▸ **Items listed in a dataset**

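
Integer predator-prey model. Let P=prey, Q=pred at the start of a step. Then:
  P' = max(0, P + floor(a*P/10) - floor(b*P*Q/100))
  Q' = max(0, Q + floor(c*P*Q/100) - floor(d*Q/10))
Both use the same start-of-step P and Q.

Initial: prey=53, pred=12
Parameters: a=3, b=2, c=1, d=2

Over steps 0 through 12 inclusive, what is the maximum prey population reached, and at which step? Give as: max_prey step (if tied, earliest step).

Answer: 56 1

Derivation:
Step 1: prey: 53+15-12=56; pred: 12+6-2=16
Step 2: prey: 56+16-17=55; pred: 16+8-3=21
Step 3: prey: 55+16-23=48; pred: 21+11-4=28
Step 4: prey: 48+14-26=36; pred: 28+13-5=36
Step 5: prey: 36+10-25=21; pred: 36+12-7=41
Step 6: prey: 21+6-17=10; pred: 41+8-8=41
Step 7: prey: 10+3-8=5; pred: 41+4-8=37
Step 8: prey: 5+1-3=3; pred: 37+1-7=31
Step 9: prey: 3+0-1=2; pred: 31+0-6=25
Step 10: prey: 2+0-1=1; pred: 25+0-5=20
Step 11: prey: 1+0-0=1; pred: 20+0-4=16
Step 12: prey: 1+0-0=1; pred: 16+0-3=13
Max prey = 56 at step 1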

▸ **Description of the task**
Could you restate all of the lines above without altering a single word?

▸ **Task result**
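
Integer predator-prey model. Let P=prey, Q=pred at the start of a step. Then:
  P' = max(0, P + floor(a*P/10) - floor(b*P*Q/100))
  Q' = max(0, Q + floor(c*P*Q/100) - floor(d*Q/10))
Both use the same start-of-step P and Q.

Initial: prey=53, pred=12
Parameters: a=3, b=2, c=1, d=2

Over steps 0 through 12 inclusive, what is the maximum prey population reached, and at which step? Give as: max_prey step (if tied, earliest step).

Answer: 56 1

Derivation:
Step 1: prey: 53+15-12=56; pred: 12+6-2=16
Step 2: prey: 56+16-17=55; pred: 16+8-3=21
Step 3: prey: 55+16-23=48; pred: 21+11-4=28
Step 4: prey: 48+14-26=36; pred: 28+13-5=36
Step 5: prey: 36+10-25=21; pred: 36+12-7=41
Step 6: prey: 21+6-17=10; pred: 41+8-8=41
Step 7: prey: 10+3-8=5; pred: 41+4-8=37
Step 8: prey: 5+1-3=3; pred: 37+1-7=31
Step 9: prey: 3+0-1=2; pred: 31+0-6=25
Step 10: prey: 2+0-1=1; pred: 25+0-5=20
Step 11: prey: 1+0-0=1; pred: 20+0-4=16
Step 12: prey: 1+0-0=1; pred: 16+0-3=13
Max prey = 56 at step 1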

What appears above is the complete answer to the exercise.